TASK STATEMENT: In this exercise, the data must be written out exactly.

Stored data:
>>>
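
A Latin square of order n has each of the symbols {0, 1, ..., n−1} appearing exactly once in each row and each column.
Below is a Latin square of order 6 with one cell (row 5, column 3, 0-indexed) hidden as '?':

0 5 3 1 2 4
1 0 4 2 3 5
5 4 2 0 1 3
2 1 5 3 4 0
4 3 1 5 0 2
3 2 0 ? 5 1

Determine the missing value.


Row 5 contains symbols [0, 1, 2, 3, 5] — missing [4].
Column 3 contains symbols [0, 1, 2, 3, 5] — missing [4].
The missing symbol must appear in both missing sets; intersection = [4].
Therefore the hidden value is 4.

Missing value = 4.


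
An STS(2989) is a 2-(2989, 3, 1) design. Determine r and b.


An STS(v) is a 2-(v, 3, 1) BIBD: block size k = 3, λ = 1.
Replication: r(k − 1) = λ(v − 1) ⇒ r·2 = 2989 − 1 = 2988 ⇒ r = 1494.
Block count: bk = vr ⇒ b·3 = 2989·1494 = 4465566 ⇒ b = 1488522.

r = 1494, b = 1488522.


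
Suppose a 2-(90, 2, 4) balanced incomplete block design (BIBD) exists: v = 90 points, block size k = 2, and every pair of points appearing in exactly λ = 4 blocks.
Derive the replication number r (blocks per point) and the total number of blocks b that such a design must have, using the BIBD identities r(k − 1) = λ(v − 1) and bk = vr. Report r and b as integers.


Any 2-(v, k, λ) BIBD satisfies two necessary conditions:
  (i)  Each point sits in r blocks, and counting incidences through any fixed point gives r(k − 1) = λ(v − 1), so r = λ(v − 1)/(k − 1).
  (ii) Total incidences bk = vr, so b = vr/k.
Step 1: r = λ(v − 1)/(k − 1) = 4·(90 − 1)/(2 − 1) = 4·89/1 = 356/1 = 356.
Step 2: b = vr/k = 90·356/2 = 32040/2 = 16020.
Check integrality: r = 356 ∈ Z ✓, b = 16020 ∈ Z ✓.
(These identities are necessary conditions: they determine r and b for any design with these parameters, but do not by themselves prove that one exists.)

r = 356, b = 16020.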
<<<
OUTPUT BELOW:
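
A Latin square of order n has each of the symbols {0, 1, ..., n−1} appearing exactly once in each row and each column.
Below is a Latin square of order 6 with one cell (row 5, column 3, 0-indexed) hidden as '?':

0 5 3 1 2 4
1 0 4 2 3 5
5 4 2 0 1 3
2 1 5 3 4 0
4 3 1 5 0 2
3 2 0 ? 5 1

Determine the missing value.


Row 5 contains symbols [0, 1, 2, 3, 5] — missing [4].
Column 3 contains symbols [0, 1, 2, 3, 5] — missing [4].
The missing symbol must appear in both missing sets; intersection = [4].
Therefore the hidden value is 4.

Missing value = 4.


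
An STS(2989) is a 2-(2989, 3, 1) design. Determine r and b.


An STS(v) is a 2-(v, 3, 1) BIBD: block size k = 3, λ = 1.
Replication: r(k − 1) = λ(v − 1) ⇒ r·2 = 2989 − 1 = 2988 ⇒ r = 1494.
Block count: bk = vr ⇒ b·3 = 2989·1494 = 4465566 ⇒ b = 1488522.

r = 1494, b = 1488522.


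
Suppose a 2-(90, 2, 4) balanced incomplete block design (BIBD) exists: v = 90 points, block size k = 2, and every pair of points appearing in exactly λ = 4 blocks.
Derive the replication number r (blocks per point) and the total number of blocks b that such a design must have, using the BIBD identities r(k − 1) = λ(v − 1) and bk = vr. Report r and b as integers.


Any 2-(v, k, λ) BIBD satisfies two necessary conditions:
  (i)  Each point sits in r blocks, and counting incidences through any fixed point gives r(k − 1) = λ(v − 1), so r = λ(v − 1)/(k − 1).
  (ii) Total incidences bk = vr, so b = vr/k.
Step 1: r = λ(v − 1)/(k − 1) = 4·(90 − 1)/(2 − 1) = 4·89/1 = 356/1 = 356.
Step 2: b = vr/k = 90·356/2 = 32040/2 = 16020.
Check integrality: r = 356 ∈ Z ✓, b = 16020 ∈ Z ✓.
(These identities are necessary conditions: they determine r and b for any design with these parameters, but do not by themselves prove that one exists.)

r = 356, b = 16020.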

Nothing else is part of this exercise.